What the exercise asks: Would you restate the data exactly as given?

[Start of section]

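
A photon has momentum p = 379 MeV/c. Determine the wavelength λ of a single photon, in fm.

(h = 6.62607015e-34 J·s, c = 2.99792458e8 m/s, 1 eV = 1.602176634e-19 J.)
Convert to SI: p = 379 MeV/c = 2.0255e-19 kg·m/s.
For a photon λ = h/p, so λ = 3.271e-15 m.
Converting to fm: λ = 3.271 fm ≈ 3.27 fm.

3.27 fm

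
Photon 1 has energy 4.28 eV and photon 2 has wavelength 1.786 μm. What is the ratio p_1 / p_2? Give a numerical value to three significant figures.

p_1 = 2.287 × 10^-27 kg·m/s (from energy = 4.28 eV, via p = E/c).
p_2 = 3.710 × 10^-28 kg·m/s (from wavelength = 1.786 μm, via p = h/λ).
Ratio = 2.287 × 10^-27 / 3.710 × 10^-28 = 6.17.

6.17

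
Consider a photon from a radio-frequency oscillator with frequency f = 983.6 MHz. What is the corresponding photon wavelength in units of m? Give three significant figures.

In SI units: f = 983.6 MHz = 9.836 × 10^8 Hz.
Since λ = c/f for a photon, λ = 0.3048 m.
So λ ≈ 0.305 m.

0.305 m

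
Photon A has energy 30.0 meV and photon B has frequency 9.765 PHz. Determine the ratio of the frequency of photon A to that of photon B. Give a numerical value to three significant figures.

f_A = 7.254 × 10^12 Hz (from energy = 30.0 meV, via f = E/h).
f_B = 9.765 × 10^15 Hz (from frequency = 9.765 PHz, via f given directly).
Ratio = 7.254 × 10^12 / 9.765 × 10^15 = 7.43 × 10^-4.

7.43 × 10^-4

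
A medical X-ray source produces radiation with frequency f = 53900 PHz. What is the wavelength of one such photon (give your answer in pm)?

5.56 pm

First convert: f = 53900 PHz = 5.39·10^19 Hz.
Since λ = c/f for a photon, λ = 5.562·10^-12 m.
Converting to pm: λ = 5.562 pm ≈ 5.56 pm.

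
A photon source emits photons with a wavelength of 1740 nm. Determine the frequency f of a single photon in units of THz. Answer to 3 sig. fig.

(c = 2.99792458e8 m/s.)
First convert: λ = 1740 nm = 1.74e-6 m.
For a photon f = c/λ, so f = 1.723e14 Hz.
Converting to THz: f = 172.3 THz ≈ 172 THz.

172 THz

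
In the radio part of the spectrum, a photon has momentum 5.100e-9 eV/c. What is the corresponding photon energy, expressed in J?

Convert to SI: p = 5.100e-9 eV/c = 2.7256e-36 kg·m/s.
The photon relation is E = pc, giving E = 8.171e-28 J.
So E ≈ 8.17e-28 J.

8.17e-28 J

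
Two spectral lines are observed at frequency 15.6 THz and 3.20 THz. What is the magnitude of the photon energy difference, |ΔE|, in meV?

51.3 meV

Using E = hf: E₁ = 1.034e-20 J, E₂ = 2.120e-21 J.
|ΔE| = |1.034e-20 − 2.120e-21| = 8.22e-21 J = 51.3 meV.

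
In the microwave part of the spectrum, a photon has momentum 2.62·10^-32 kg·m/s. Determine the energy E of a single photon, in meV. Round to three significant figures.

Take c = 2.99792458·10^8 m/s, 1 eV = 1.602176634·10^-19 J.
Apply E = pc: E = 7.855·10^-24 J.
Converting to meV: E = 0.04902 meV ≈ 0.0490 meV.

0.0490 meV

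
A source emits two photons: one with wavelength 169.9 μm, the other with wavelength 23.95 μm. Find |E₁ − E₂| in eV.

Using E = hc/λ: E₁ = 1.1692·10^-21 J, E₂ = 8.2941·10^-21 J.
|ΔE| = |1.1692·10^-21 − 8.2941·10^-21| = 7.12·10^-21 J = 0.0445 eV.

0.0445 eV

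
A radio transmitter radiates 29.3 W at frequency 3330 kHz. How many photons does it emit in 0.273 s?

Total energy: E_total = P·t = 29.3 × 0.273 = 7.999 J.
Per-photon energy: E = 2.206e-27 J.
N = E_total / E_photon = 3.63e27.

3.63e27 photons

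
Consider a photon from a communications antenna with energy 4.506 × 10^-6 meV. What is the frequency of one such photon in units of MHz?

1.09 MHz

Convert to SI: E = 4.506 × 10^-6 meV = 7.2194 × 10^-28 J.
The photon relation is f = E/h, giving f = 1.090 × 10^6 Hz.
Converting to MHz: f = 1.090 MHz ≈ 1.09 MHz.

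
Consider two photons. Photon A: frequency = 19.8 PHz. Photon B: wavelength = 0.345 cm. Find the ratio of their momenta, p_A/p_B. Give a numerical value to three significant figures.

p_A = 4.376·10^-26 kg·m/s (from frequency = 19.8 PHz, via p = hf/c).
p_B = 1.921·10^-31 kg·m/s (from wavelength = 0.345 cm, via p = h/λ).
Ratio = 4.376·10^-26 / 1.921·10^-31 = 2.28·10^5.

2.28·10^5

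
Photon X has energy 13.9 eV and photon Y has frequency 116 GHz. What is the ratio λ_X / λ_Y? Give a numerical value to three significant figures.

λ_X = 8.920e-8 m (from energy = 13.9 eV, via λ = hc/E).
λ_Y = 0.002584 m (from frequency = 116 GHz, via λ = c/f).
Ratio = 8.920e-8 / 0.002584 = 3.45e-5.

3.45e-5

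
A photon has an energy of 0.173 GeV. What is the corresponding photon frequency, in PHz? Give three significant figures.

Convert to SI: E = 0.173 GeV = 2.7718e-11 J.
For a photon f = E/h, so f = 4.183e22 Hz.
Converting to PHz: f = 4.183e7 PHz ≈ 4.18e7 PHz.

4.18e7 PHz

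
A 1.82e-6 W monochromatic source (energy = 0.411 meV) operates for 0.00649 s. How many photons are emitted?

Total energy: E_total = P·t = 1.82e-6 × 0.00649 = 1.181e-8 J.
Per-photon energy: E = 6.585e-23 J.
N = E_total / E_photon = 1.79e14.

1.79e14 photons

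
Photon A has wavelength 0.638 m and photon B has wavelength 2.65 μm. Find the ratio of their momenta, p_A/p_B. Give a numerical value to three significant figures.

p_A = 1.039e-33 kg·m/s (from wavelength = 0.638 m, via p = h/λ).
p_B = 2.500e-28 kg·m/s (from wavelength = 2.65 μm, via p = h/λ).
Ratio = 1.039e-33 / 2.500e-28 = 4.15e-6.

4.15e-6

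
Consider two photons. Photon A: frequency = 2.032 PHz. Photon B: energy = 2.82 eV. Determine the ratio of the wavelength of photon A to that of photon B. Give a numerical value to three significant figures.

0.336

λ_A = 1.475e-7 m (from frequency = 2.032 PHz, via λ = c/f).
λ_B = 4.397e-7 m (from energy = 2.82 eV, via λ = hc/E).
Ratio = 1.475e-7 / 4.397e-7 = 0.336.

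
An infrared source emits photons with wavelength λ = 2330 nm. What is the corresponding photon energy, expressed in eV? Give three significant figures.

0.532 eV

Convert to SI: λ = 2330 nm = 2.33·10^-6 m.
Apply E = hc/λ: E = 8.526·10^-20 J.
Converting to eV: E = 0.5321 eV ≈ 0.532 eV.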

[End of section]

Exercise result:
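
A photon has momentum p = 379 MeV/c. Determine the wavelength λ of a single photon, in fm.

(h = 6.62607015e-34 J·s, c = 2.99792458e8 m/s, 1 eV = 1.602176634e-19 J.)
Convert to SI: p = 379 MeV/c = 2.0255e-19 kg·m/s.
For a photon λ = h/p, so λ = 3.271e-15 m.
Converting to fm: λ = 3.271 fm ≈ 3.27 fm.

3.27 fm

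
Photon 1 has energy 4.28 eV and photon 2 has wavelength 1.786 μm. What is the ratio p_1 / p_2? Give a numerical value to three significant figures.

p_1 = 2.287 × 10^-27 kg·m/s (from energy = 4.28 eV, via p = E/c).
p_2 = 3.710 × 10^-28 kg·m/s (from wavelength = 1.786 μm, via p = h/λ).
Ratio = 2.287 × 10^-27 / 3.710 × 10^-28 = 6.17.

6.17

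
Consider a photon from a radio-frequency oscillator with frequency f = 983.6 MHz. What is the corresponding photon wavelength in units of m? Give three significant figures.

In SI units: f = 983.6 MHz = 9.836 × 10^8 Hz.
Since λ = c/f for a photon, λ = 0.3048 m.
So λ ≈ 0.305 m.

0.305 m

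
Photon A has energy 30.0 meV and photon B has frequency 9.765 PHz. Determine the ratio of the frequency of photon A to that of photon B. Give a numerical value to three significant figures.

f_A = 7.254 × 10^12 Hz (from energy = 30.0 meV, via f = E/h).
f_B = 9.765 × 10^15 Hz (from frequency = 9.765 PHz, via f given directly).
Ratio = 7.254 × 10^12 / 9.765 × 10^15 = 7.43 × 10^-4.

7.43 × 10^-4

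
A medical X-ray source produces radiation with frequency f = 53900 PHz. What is the wavelength of one such photon (give your answer in pm)?

5.56 pm

First convert: f = 53900 PHz = 5.39·10^19 Hz.
Since λ = c/f for a photon, λ = 5.562·10^-12 m.
Converting to pm: λ = 5.562 pm ≈ 5.56 pm.

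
A photon source emits photons with a wavelength of 1740 nm. Determine the frequency f of a single photon in units of THz. Answer to 3 sig. fig.

(c = 2.99792458e8 m/s.)
First convert: λ = 1740 nm = 1.74e-6 m.
For a photon f = c/λ, so f = 1.723e14 Hz.
Converting to THz: f = 172.3 THz ≈ 172 THz.

172 THz

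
In the radio part of the spectrum, a photon has momentum 5.100e-9 eV/c. What is the corresponding photon energy, expressed in J?

Convert to SI: p = 5.100e-9 eV/c = 2.7256e-36 kg·m/s.
The photon relation is E = pc, giving E = 8.171e-28 J.
So E ≈ 8.17e-28 J.

8.17e-28 J

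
Two spectral lines are observed at frequency 15.6 THz and 3.20 THz. What is the magnitude of the photon energy difference, |ΔE|, in meV?

51.3 meV

Using E = hf: E₁ = 1.034e-20 J, E₂ = 2.120e-21 J.
|ΔE| = |1.034e-20 − 2.120e-21| = 8.22e-21 J = 51.3 meV.

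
In the microwave part of the spectrum, a photon has momentum 2.62·10^-32 kg·m/s. Determine the energy E of a single photon, in meV. Round to three significant figures.

Take c = 2.99792458·10^8 m/s, 1 eV = 1.602176634·10^-19 J.
Apply E = pc: E = 7.855·10^-24 J.
Converting to meV: E = 0.04902 meV ≈ 0.0490 meV.

0.0490 meV

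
A source emits two photons: one with wavelength 169.9 μm, the other with wavelength 23.95 μm. Find |E₁ − E₂| in eV.

Using E = hc/λ: E₁ = 1.1692·10^-21 J, E₂ = 8.2941·10^-21 J.
|ΔE| = |1.1692·10^-21 − 8.2941·10^-21| = 7.12·10^-21 J = 0.0445 eV.

0.0445 eV

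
A radio transmitter radiates 29.3 W at frequency 3330 kHz. How many photons does it emit in 0.273 s?

Total energy: E_total = P·t = 29.3 × 0.273 = 7.999 J.
Per-photon energy: E = 2.206e-27 J.
N = E_total / E_photon = 3.63e27.

3.63e27 photons

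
Consider a photon from a communications antenna with energy 4.506 × 10^-6 meV. What is the frequency of one such photon in units of MHz?

1.09 MHz

Convert to SI: E = 4.506 × 10^-6 meV = 7.2194 × 10^-28 J.
The photon relation is f = E/h, giving f = 1.090 × 10^6 Hz.
Converting to MHz: f = 1.090 MHz ≈ 1.09 MHz.

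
Consider two photons. Photon A: frequency = 19.8 PHz. Photon B: wavelength = 0.345 cm. Find the ratio of their momenta, p_A/p_B. Give a numerical value to three significant figures.

p_A = 4.376·10^-26 kg·m/s (from frequency = 19.8 PHz, via p = hf/c).
p_B = 1.921·10^-31 kg·m/s (from wavelength = 0.345 cm, via p = h/λ).
Ratio = 4.376·10^-26 / 1.921·10^-31 = 2.28·10^5.

2.28·10^5

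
Photon X has energy 13.9 eV and photon Y has frequency 116 GHz. What is the ratio λ_X / λ_Y? Give a numerical value to three significant figures.

λ_X = 8.920e-8 m (from energy = 13.9 eV, via λ = hc/E).
λ_Y = 0.002584 m (from frequency = 116 GHz, via λ = c/f).
Ratio = 8.920e-8 / 0.002584 = 3.45e-5.

3.45e-5

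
A photon has an energy of 0.173 GeV. What is the corresponding photon frequency, in PHz? Give three significant figures.

Convert to SI: E = 0.173 GeV = 2.7718e-11 J.
For a photon f = E/h, so f = 4.183e22 Hz.
Converting to PHz: f = 4.183e7 PHz ≈ 4.18e7 PHz.

4.18e7 PHz

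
A 1.82e-6 W monochromatic source (energy = 0.411 meV) operates for 0.00649 s. How many photons are emitted?

Total energy: E_total = P·t = 1.82e-6 × 0.00649 = 1.181e-8 J.
Per-photon energy: E = 6.585e-23 J.
N = E_total / E_photon = 1.79e14.

1.79e14 photons

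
Photon A has wavelength 0.638 m and photon B has wavelength 2.65 μm. Find the ratio of their momenta, p_A/p_B. Give a numerical value to three significant figures.

p_A = 1.039e-33 kg·m/s (from wavelength = 0.638 m, via p = h/λ).
p_B = 2.500e-28 kg·m/s (from wavelength = 2.65 μm, via p = h/λ).
Ratio = 1.039e-33 / 2.500e-28 = 4.15e-6.

4.15e-6

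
Consider two photons. Photon A: frequency = 2.032 PHz. Photon B: energy = 2.82 eV. Determine the ratio of the wavelength of photon A to that of photon B. Give a numerical value to three significant figures.

0.336

λ_A = 1.475e-7 m (from frequency = 2.032 PHz, via λ = c/f).
λ_B = 4.397e-7 m (from energy = 2.82 eV, via λ = hc/E).
Ratio = 1.475e-7 / 4.397e-7 = 0.336.

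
An infrared source emits photons with wavelength λ = 2330 nm. What is the corresponding photon energy, expressed in eV? Give three significant figures.

0.532 eV

Convert to SI: λ = 2330 nm = 2.33·10^-6 m.
Apply E = hc/λ: E = 8.526·10^-20 J.
Converting to eV: E = 0.5321 eV ≈ 0.532 eV.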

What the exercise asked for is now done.